### WHAT TO PRODUCE
Repeat the stretch of entries below from the line with "Are T1 and T2" through the line with "Apply 2 leftmost-outermost". Include both ends and add nothing.

### RECORDS SHOWN
|---|
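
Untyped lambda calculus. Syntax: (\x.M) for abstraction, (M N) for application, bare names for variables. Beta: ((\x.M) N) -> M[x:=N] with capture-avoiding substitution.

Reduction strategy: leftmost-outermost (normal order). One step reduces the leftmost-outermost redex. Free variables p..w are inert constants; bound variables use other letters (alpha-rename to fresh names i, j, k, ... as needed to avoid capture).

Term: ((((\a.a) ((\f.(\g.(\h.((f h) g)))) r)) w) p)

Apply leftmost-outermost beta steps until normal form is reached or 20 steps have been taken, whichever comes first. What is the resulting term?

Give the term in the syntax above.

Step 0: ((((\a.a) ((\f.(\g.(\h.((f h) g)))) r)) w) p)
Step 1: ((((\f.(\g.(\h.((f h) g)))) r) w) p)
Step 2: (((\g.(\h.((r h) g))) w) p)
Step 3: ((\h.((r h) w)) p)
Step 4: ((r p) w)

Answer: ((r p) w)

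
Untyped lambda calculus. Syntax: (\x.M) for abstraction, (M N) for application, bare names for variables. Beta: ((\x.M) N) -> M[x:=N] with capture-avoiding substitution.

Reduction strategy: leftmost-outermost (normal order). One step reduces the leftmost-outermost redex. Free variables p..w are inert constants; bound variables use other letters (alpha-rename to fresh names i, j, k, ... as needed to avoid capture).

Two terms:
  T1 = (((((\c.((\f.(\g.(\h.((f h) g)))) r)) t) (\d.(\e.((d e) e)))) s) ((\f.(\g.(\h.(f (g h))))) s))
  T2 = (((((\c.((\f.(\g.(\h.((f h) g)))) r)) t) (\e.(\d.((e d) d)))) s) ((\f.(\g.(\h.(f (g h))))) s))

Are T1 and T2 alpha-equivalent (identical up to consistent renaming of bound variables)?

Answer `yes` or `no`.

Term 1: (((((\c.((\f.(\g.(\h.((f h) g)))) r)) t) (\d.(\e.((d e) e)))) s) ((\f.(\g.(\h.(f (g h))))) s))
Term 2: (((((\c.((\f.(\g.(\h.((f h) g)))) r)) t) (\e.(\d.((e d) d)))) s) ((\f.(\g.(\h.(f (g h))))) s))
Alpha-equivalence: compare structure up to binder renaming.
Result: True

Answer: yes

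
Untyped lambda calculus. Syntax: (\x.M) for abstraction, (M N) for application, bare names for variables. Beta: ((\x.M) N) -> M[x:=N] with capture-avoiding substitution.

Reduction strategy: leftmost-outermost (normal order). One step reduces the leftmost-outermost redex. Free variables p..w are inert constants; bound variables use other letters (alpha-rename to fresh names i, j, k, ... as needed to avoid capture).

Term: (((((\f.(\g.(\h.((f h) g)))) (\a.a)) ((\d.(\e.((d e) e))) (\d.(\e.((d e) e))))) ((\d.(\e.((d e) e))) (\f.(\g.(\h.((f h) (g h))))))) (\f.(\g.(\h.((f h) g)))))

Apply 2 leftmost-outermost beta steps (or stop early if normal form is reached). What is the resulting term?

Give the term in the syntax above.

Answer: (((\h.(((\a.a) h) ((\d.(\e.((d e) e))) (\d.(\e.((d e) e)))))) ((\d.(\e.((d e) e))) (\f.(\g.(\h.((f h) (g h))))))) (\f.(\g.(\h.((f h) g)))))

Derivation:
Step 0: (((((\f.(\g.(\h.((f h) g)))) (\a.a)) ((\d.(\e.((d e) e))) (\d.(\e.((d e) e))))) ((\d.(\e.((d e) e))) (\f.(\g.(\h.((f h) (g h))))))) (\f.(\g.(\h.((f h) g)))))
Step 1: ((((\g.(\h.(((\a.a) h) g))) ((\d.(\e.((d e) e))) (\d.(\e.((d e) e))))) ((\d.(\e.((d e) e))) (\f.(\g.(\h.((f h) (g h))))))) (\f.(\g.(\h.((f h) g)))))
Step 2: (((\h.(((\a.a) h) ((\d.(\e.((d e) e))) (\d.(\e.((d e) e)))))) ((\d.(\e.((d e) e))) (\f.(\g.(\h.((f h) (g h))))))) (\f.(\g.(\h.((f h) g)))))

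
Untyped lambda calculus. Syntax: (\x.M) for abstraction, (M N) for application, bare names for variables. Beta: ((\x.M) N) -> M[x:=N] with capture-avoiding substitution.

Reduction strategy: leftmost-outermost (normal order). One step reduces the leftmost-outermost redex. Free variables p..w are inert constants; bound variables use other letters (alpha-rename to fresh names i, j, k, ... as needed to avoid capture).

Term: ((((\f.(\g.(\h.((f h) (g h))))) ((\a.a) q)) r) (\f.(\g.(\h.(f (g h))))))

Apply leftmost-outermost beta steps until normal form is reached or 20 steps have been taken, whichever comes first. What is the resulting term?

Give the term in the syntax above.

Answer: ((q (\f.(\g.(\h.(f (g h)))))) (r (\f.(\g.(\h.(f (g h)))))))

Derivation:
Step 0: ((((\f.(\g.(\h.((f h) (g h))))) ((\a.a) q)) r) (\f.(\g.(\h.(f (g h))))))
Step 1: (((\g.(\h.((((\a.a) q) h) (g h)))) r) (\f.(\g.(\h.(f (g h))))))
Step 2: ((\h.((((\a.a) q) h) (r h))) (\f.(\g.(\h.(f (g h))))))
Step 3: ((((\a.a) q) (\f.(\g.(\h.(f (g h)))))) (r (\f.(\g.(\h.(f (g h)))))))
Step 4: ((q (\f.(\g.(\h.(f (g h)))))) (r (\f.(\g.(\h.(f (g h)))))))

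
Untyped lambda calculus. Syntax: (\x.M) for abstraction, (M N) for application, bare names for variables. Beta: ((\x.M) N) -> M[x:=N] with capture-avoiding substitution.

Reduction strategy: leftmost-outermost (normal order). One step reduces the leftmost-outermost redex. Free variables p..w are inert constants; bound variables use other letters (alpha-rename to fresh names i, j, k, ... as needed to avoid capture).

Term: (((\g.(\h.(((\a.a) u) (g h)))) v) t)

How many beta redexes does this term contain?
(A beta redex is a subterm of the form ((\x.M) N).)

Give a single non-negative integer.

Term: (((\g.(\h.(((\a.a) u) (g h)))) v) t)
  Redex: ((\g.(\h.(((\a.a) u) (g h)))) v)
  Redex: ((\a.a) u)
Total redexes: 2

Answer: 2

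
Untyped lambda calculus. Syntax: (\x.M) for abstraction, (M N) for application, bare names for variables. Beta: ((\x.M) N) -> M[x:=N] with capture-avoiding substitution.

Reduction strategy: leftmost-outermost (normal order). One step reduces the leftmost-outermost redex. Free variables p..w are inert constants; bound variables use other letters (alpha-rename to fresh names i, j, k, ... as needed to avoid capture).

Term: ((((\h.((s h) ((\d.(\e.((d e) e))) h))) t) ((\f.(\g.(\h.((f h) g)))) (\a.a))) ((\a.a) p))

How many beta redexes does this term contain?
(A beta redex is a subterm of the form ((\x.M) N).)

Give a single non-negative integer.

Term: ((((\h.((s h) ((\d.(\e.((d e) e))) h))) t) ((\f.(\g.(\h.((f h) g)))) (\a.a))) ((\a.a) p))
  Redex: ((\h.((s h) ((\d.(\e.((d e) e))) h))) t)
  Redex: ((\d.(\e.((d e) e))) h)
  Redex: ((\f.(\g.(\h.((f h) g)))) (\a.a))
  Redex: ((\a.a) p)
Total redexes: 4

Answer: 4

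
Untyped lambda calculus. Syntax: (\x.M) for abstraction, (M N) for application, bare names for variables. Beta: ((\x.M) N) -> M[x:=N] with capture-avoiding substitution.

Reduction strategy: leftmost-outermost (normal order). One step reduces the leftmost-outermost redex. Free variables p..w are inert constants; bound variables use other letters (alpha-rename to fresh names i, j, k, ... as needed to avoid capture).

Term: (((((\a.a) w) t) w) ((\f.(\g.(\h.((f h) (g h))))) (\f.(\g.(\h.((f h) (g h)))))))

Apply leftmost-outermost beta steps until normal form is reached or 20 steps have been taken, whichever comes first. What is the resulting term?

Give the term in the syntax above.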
|---|
### RESPONSE TO THE EXERCISE
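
Are T1 and T2 alpha-equivalent (identical up to consistent renaming of bound variables)?

Answer `yes` or `no`.

Term 1: (((((\c.((\f.(\g.(\h.((f h) g)))) r)) t) (\d.(\e.((d e) e)))) s) ((\f.(\g.(\h.(f (g h))))) s))
Term 2: (((((\c.((\f.(\g.(\h.((f h) g)))) r)) t) (\e.(\d.((e d) d)))) s) ((\f.(\g.(\h.(f (g h))))) s))
Alpha-equivalence: compare structure up to binder renaming.
Result: True

Answer: yes

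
Untyped lambda calculus. Syntax: (\x.M) for abstraction, (M N) for application, bare names for variables. Beta: ((\x.M) N) -> M[x:=N] with capture-avoiding substitution.

Reduction strategy: leftmost-outermost (normal order). One step reduces the leftmost-outermost redex. Free variables p..w are inert constants; bound variables use other letters (alpha-rename to fresh names i, j, k, ... as needed to avoid capture).

Term: (((((\f.(\g.(\h.((f h) g)))) (\a.a)) ((\d.(\e.((d e) e))) (\d.(\e.((d e) e))))) ((\d.(\e.((d e) e))) (\f.(\g.(\h.((f h) (g h))))))) (\f.(\g.(\h.((f h) g)))))

Apply 2 leftmost-outermost beta steps (or stop early if normal form is reached). What is the resulting term?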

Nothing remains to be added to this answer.